* _Problem description_: A word-for-word reproduction of the listing is required.

* _Available records_:
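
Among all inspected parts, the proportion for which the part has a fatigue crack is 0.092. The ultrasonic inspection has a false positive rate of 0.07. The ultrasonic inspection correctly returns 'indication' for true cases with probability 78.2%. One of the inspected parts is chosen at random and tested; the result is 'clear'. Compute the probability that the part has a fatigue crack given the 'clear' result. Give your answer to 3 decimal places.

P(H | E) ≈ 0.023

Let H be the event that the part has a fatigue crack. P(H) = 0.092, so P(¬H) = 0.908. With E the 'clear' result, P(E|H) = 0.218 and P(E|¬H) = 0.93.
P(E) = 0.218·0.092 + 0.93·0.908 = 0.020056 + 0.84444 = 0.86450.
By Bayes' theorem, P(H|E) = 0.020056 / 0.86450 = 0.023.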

* _Result below_:
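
Among all inspected parts, the proportion for which the part has a fatigue crack is 0.092. The ultrasonic inspection has a false positive rate of 0.07. The ultrasonic inspection correctly returns 'indication' for true cases with probability 78.2%. One of the inspected parts is chosen at random and tested; the result is 'clear'. Compute the probability that the part has a fatigue crack given the 'clear' result. Give your answer to 3 decimal places.

P(H | E) ≈ 0.023

Let H be the event that the part has a fatigue crack. P(H) = 0.092, so P(¬H) = 0.908. With E the 'clear' result, P(E|H) = 0.218 and P(E|¬H) = 0.93.
P(E) = 0.218·0.092 + 0.93·0.908 = 0.020056 + 0.84444 = 0.86450.
By Bayes' theorem, P(H|E) = 0.020056 / 0.86450 = 0.023.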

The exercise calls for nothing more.